*INFORMATION:*
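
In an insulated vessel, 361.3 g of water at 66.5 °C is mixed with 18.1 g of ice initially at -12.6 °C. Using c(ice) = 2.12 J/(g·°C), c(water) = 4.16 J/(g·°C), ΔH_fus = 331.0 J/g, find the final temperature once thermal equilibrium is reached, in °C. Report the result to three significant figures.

Heat to bring ice to 0 °C and melt it: q₁ = 18.1×2.12×12.6 + 18.1×331.0 = 6474.6 J
Heat the water can supply cooling to 0 °C: 361.3×4.16×66.5 = 99950.0 J > q₁, so all ice melts.
Energy balance: 361.3×4.16×(66.5 − T) = 6474.6 + 18.1×4.16×(T − 0)
1503.008(66.5 − T) = 6474.6 + 75.296 T
99950.0 − 6474.6 = 1578.304 T
T = 93475.4 / 1578.304 = 59.23 °C

T_f = 59.2 °C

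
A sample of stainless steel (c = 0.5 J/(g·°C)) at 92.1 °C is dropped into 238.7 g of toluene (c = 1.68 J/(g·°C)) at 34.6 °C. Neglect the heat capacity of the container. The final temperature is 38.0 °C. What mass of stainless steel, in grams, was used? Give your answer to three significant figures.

m = 50.4 g

q_gained = (238.7 × 1.68) × (38.0 − 34.6) = 1363 J
q_lost = m × 0.5 × (92.1 − 38.0) = 27.05 m
m = 1363 / 27.05 = 50.4 g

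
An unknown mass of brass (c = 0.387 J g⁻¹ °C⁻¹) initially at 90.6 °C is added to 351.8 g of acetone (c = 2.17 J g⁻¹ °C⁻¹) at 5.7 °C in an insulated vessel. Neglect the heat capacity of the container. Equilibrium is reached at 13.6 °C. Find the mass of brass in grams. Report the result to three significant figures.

m = 202 g

q_gained = (351.8 × 2.17) × (13.6 − 5.7) = 6031 J
q_lost = m × 0.387 × (90.6 − 13.6) = 29.799 m
m = 6031 / 29.799 = 202 g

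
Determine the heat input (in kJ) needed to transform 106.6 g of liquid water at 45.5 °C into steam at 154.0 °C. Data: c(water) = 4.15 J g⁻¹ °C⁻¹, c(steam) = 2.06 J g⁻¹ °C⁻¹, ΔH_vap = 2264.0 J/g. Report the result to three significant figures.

q = 277 kJ

q1 (heat water 45.5→100.0 °C): 106.6 × 4.15 × 54.5 = 24110 J
q2 (vaporize at 100 °C): 106.6 × 2264.0 = 241342 J
q3 (heat steam 100.0→154.0 °C): 106.6 × 2.06 × 54.0 = 11858 J
Total: 24110 + 241342 + 11858 = 277310 J = 277 kJ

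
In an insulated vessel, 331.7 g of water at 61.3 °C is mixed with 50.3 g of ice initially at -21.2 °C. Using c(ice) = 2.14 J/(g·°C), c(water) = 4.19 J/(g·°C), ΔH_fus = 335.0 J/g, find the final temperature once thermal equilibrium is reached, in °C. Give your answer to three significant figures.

Heat to bring ice to 0 °C and melt it: q₁ = 50.3×2.14×21.2 + 50.3×335.0 = 19133 J
Heat the water can supply cooling to 0 °C: 331.7×4.19×61.3 = 85196.1 J > q₁, so all ice melts.
Energy balance: 331.7×4.19×(61.3 − T) = 19133 + 50.3×4.19×(T − 0)
1389.823(61.3 − T) = 19133 + 210.757 T
85196.1 − 19133 = 1600.580 T
T = 66063.1 / 1600.580 = 41.27 °C

T_f = 41.3 °C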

*EXERCISE:*
Output each entry exactly as written, leaving none out.

*ANSWER FOR THE TASK:*
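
In an insulated vessel, 361.3 g of water at 66.5 °C is mixed with 18.1 g of ice initially at -12.6 °C. Using c(ice) = 2.12 J/(g·°C), c(water) = 4.16 J/(g·°C), ΔH_fus = 331.0 J/g, find the final temperature once thermal equilibrium is reached, in °C. Report the result to three significant figures.

Heat to bring ice to 0 °C and melt it: q₁ = 18.1×2.12×12.6 + 18.1×331.0 = 6474.6 J
Heat the water can supply cooling to 0 °C: 361.3×4.16×66.5 = 99950.0 J > q₁, so all ice melts.
Energy balance: 361.3×4.16×(66.5 − T) = 6474.6 + 18.1×4.16×(T − 0)
1503.008(66.5 − T) = 6474.6 + 75.296 T
99950.0 − 6474.6 = 1578.304 T
T = 93475.4 / 1578.304 = 59.23 °C

T_f = 59.2 °C

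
A sample of stainless steel (c = 0.5 J/(g·°C)) at 92.1 °C is dropped into 238.7 g of toluene (c = 1.68 J/(g·°C)) at 34.6 °C. Neglect the heat capacity of the container. The final temperature is 38.0 °C. What mass of stainless steel, in grams, was used? Give your answer to three significant figures.

m = 50.4 g

q_gained = (238.7 × 1.68) × (38.0 − 34.6) = 1363 J
q_lost = m × 0.5 × (92.1 − 38.0) = 27.05 m
m = 1363 / 27.05 = 50.4 g

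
An unknown mass of brass (c = 0.387 J g⁻¹ °C⁻¹) initially at 90.6 °C is added to 351.8 g of acetone (c = 2.17 J g⁻¹ °C⁻¹) at 5.7 °C in an insulated vessel. Neglect the heat capacity of the container. Equilibrium is reached at 13.6 °C. Find the mass of brass in grams. Report the result to three significant figures.

m = 202 g

q_gained = (351.8 × 2.17) × (13.6 − 5.7) = 6031 J
q_lost = m × 0.387 × (90.6 − 13.6) = 29.799 m
m = 6031 / 29.799 = 202 g

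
Determine the heat input (in kJ) needed to transform 106.6 g of liquid water at 45.5 °C into steam at 154.0 °C. Data: c(water) = 4.15 J g⁻¹ °C⁻¹, c(steam) = 2.06 J g⁻¹ °C⁻¹, ΔH_vap = 2264.0 J/g. Report the result to three significant figures.

q = 277 kJ

q1 (heat water 45.5→100.0 °C): 106.6 × 4.15 × 54.5 = 24110 J
q2 (vaporize at 100 °C): 106.6 × 2264.0 = 241342 J
q3 (heat steam 100.0→154.0 °C): 106.6 × 2.06 × 54.0 = 11858 J
Total: 24110 + 241342 + 11858 = 277310 J = 277 kJ

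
In an insulated vessel, 331.7 g of water at 61.3 °C is mixed with 50.3 g of ice initially at -21.2 °C. Using c(ice) = 2.14 J/(g·°C), c(water) = 4.19 J/(g·°C), ΔH_fus = 335.0 J/g, find the final temperature once thermal equilibrium is reached, in °C. Give your answer to three significant figures.

Heat to bring ice to 0 °C and melt it: q₁ = 50.3×2.14×21.2 + 50.3×335.0 = 19133 J
Heat the water can supply cooling to 0 °C: 331.7×4.19×61.3 = 85196.1 J > q₁, so all ice melts.
Energy balance: 331.7×4.19×(61.3 − T) = 19133 + 50.3×4.19×(T − 0)
1389.823(61.3 − T) = 19133 + 210.757 T
85196.1 − 19133 = 1600.580 T
T = 66063.1 / 1600.580 = 41.27 °C

T_f = 41.3 °C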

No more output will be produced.